Problem to work on –
Write the data out again, matching every line exactly.

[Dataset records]
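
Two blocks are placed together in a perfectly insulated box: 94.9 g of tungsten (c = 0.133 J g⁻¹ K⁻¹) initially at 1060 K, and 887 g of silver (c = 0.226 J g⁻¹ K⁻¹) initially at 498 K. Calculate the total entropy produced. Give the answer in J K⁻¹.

ΔS_total = 4.25 J/K

Energy balance: T_f = (m₁c₁T₁ + m₂c₂T₂)/(m₁c₁ + m₂c₂) = 531.29 K.
ΔS₁ = m₁c₁ ln(T_f/T₁) = 12.6217 × ln(531.29/1060) = -8.718 J/K.
ΔS₂ = m₂c₂ ln(T_f/T₂) = 200.462 × ln(531.29/498) = 12.97 J/K.
ΔS_total = -8.718 + 12.97 = 4.25 J/K.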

Task output –
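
Two blocks are placed together in a perfectly insulated box: 94.9 g of tungsten (c = 0.133 J g⁻¹ K⁻¹) initially at 1060 K, and 887 g of silver (c = 0.226 J g⁻¹ K⁻¹) initially at 498 K. Calculate the total entropy produced. Give the answer in J K⁻¹.

ΔS_total = 4.25 J/K

Energy balance: T_f = (m₁c₁T₁ + m₂c₂T₂)/(m₁c₁ + m₂c₂) = 531.29 K.
ΔS₁ = m₁c₁ ln(T_f/T₁) = 12.6217 × ln(531.29/1060) = -8.718 J/K.
ΔS₂ = m₂c₂ ln(T_f/T₂) = 200.462 × ln(531.29/498) = 12.97 J/K.
ΔS_total = -8.718 + 12.97 = 4.25 J/K.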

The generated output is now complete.